[Stored records]
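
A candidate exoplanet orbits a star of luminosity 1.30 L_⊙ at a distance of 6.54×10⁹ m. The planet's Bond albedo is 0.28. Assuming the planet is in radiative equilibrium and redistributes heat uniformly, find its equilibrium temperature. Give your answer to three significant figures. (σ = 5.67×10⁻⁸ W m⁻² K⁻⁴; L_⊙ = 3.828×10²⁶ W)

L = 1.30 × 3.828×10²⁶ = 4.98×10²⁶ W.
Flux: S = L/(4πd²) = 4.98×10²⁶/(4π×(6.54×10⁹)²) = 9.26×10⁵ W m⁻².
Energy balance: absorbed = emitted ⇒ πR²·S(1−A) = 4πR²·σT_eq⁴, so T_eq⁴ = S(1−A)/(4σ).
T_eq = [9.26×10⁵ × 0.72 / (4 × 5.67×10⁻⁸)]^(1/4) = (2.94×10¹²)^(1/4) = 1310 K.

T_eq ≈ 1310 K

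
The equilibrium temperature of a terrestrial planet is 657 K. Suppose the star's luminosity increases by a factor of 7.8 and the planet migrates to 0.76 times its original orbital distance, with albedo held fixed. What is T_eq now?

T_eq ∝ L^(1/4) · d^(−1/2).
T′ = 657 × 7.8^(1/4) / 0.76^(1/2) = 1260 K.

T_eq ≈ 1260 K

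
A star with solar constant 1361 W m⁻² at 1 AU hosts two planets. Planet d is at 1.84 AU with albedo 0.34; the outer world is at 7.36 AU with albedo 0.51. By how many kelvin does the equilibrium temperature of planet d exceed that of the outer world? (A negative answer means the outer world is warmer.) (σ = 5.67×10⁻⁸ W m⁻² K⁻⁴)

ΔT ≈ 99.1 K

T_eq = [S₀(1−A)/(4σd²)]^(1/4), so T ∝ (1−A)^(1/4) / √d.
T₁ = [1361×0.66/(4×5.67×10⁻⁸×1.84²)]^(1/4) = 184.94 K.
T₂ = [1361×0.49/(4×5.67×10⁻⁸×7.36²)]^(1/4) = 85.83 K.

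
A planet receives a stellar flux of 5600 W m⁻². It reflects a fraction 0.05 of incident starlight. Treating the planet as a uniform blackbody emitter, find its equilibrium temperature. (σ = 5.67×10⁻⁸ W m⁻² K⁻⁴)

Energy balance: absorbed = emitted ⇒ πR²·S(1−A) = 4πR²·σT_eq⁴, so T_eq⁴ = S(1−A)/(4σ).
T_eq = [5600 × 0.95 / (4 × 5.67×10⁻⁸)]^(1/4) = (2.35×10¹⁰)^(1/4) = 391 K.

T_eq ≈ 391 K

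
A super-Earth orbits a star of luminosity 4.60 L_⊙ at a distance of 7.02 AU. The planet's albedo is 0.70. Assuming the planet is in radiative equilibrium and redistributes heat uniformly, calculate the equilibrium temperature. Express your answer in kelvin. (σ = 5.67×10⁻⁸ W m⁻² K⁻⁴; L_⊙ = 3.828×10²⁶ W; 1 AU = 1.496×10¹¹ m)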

YOUR ASSIGNMENT:
Set down the data above once more so that nothing differs from the original.

EXERCISE OUTPUT:
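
A candidate exoplanet orbits a star of luminosity 1.30 L_⊙ at a distance of 6.54×10⁹ m. The planet's Bond albedo is 0.28. Assuming the planet is in radiative equilibrium and redistributes heat uniformly, find its equilibrium temperature. Give your answer to three significant figures. (σ = 5.67×10⁻⁸ W m⁻² K⁻⁴; L_⊙ = 3.828×10²⁶ W)

L = 1.30 × 3.828×10²⁶ = 4.98×10²⁶ W.
Flux: S = L/(4πd²) = 4.98×10²⁶/(4π×(6.54×10⁹)²) = 9.26×10⁵ W m⁻².
Energy balance: absorbed = emitted ⇒ πR²·S(1−A) = 4πR²·σT_eq⁴, so T_eq⁴ = S(1−A)/(4σ).
T_eq = [9.26×10⁵ × 0.72 / (4 × 5.67×10⁻⁸)]^(1/4) = (2.94×10¹²)^(1/4) = 1310 K.

T_eq ≈ 1310 K

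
The equilibrium temperature of a terrestrial planet is 657 K. Suppose the star's luminosity increases by a factor of 7.8 and the planet migrates to 0.76 times its original orbital distance, with albedo held fixed. What is T_eq now?

T_eq ∝ L^(1/4) · d^(−1/2).
T′ = 657 × 7.8^(1/4) / 0.76^(1/2) = 1260 K.

T_eq ≈ 1260 K

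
A star with solar constant 1361 W m⁻² at 1 AU hosts two planets. Planet d is at 1.84 AU with albedo 0.34; the outer world is at 7.36 AU with albedo 0.51. By how many kelvin does the equilibrium temperature of planet d exceed that of the outer world? (A negative answer means the outer world is warmer.) (σ = 5.67×10⁻⁸ W m⁻² K⁻⁴)

ΔT ≈ 99.1 K

T_eq = [S₀(1−A)/(4σd²)]^(1/4), so T ∝ (1−A)^(1/4) / √d.
T₁ = [1361×0.66/(4×5.67×10⁻⁸×1.84²)]^(1/4) = 184.94 K.
T₂ = [1361×0.49/(4×5.67×10⁻⁸×7.36²)]^(1/4) = 85.83 K.

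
A planet receives a stellar flux of 5600 W m⁻². It reflects a fraction 0.05 of incident starlight. Treating the planet as a uniform blackbody emitter, find its equilibrium temperature. (σ = 5.67×10⁻⁸ W m⁻² K⁻⁴)

Energy balance: absorbed = emitted ⇒ πR²·S(1−A) = 4πR²·σT_eq⁴, so T_eq⁴ = S(1−A)/(4σ).
T_eq = [5600 × 0.95 / (4 × 5.67×10⁻⁸)]^(1/4) = (2.35×10¹⁰)^(1/4) = 391 K.

T_eq ≈ 391 K

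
A super-Earth orbits a star of luminosity 4.60 L_⊙ at a distance of 7.02 AU. The planet's albedo is 0.70. Assuming the planet is in radiative equilibrium and redistributes heat uniformly, calculate the equilibrium temperature. Express your answer in kelvin. (σ = 5.67×10⁻⁸ W m⁻² K⁻⁴; L_⊙ = 3.828×10²⁶ W; 1 AU = 1.496×10¹¹ m)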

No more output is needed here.